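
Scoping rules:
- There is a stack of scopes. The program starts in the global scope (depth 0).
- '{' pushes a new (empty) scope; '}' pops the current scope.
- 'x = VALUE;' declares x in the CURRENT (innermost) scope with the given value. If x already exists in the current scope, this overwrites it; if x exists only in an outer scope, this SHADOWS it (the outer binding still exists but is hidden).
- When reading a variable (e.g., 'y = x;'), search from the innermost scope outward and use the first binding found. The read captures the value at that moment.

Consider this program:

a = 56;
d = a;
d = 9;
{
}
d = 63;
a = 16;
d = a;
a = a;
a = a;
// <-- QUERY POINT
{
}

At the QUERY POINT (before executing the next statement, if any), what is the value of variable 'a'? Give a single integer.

Step 1: declare a=56 at depth 0
Step 2: declare d=(read a)=56 at depth 0
Step 3: declare d=9 at depth 0
Step 4: enter scope (depth=1)
Step 5: exit scope (depth=0)
Step 6: declare d=63 at depth 0
Step 7: declare a=16 at depth 0
Step 8: declare d=(read a)=16 at depth 0
Step 9: declare a=(read a)=16 at depth 0
Step 10: declare a=(read a)=16 at depth 0
Visible at query point: a=16 d=16

Answer: 16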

........

Problem to work on: Would you repeat each of the records above exactly?

Answer box:
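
Scoping rules:
- There is a stack of scopes. The program starts in the global scope (depth 0).
- '{' pushes a new (empty) scope; '}' pops the current scope.
- 'x = VALUE;' declares x in the CURRENT (innermost) scope with the given value. If x already exists in the current scope, this overwrites it; if x exists only in an outer scope, this SHADOWS it (the outer binding still exists but is hidden).
- When reading a variable (e.g., 'y = x;'), search from the innermost scope outward and use the first binding found. The read captures the value at that moment.

Consider this program:

a = 56;
d = a;
d = 9;
{
}
d = 63;
a = 16;
d = a;
a = a;
a = a;
// <-- QUERY POINT
{
}

At the QUERY POINT (before executing the next statement, if any), what is the value of variable 'a'? Give a single integer.

Step 1: declare a=56 at depth 0
Step 2: declare d=(read a)=56 at depth 0
Step 3: declare d=9 at depth 0
Step 4: enter scope (depth=1)
Step 5: exit scope (depth=0)
Step 6: declare d=63 at depth 0
Step 7: declare a=16 at depth 0
Step 8: declare d=(read a)=16 at depth 0
Step 9: declare a=(read a)=16 at depth 0
Step 10: declare a=(read a)=16 at depth 0
Visible at query point: a=16 d=16

Answer: 16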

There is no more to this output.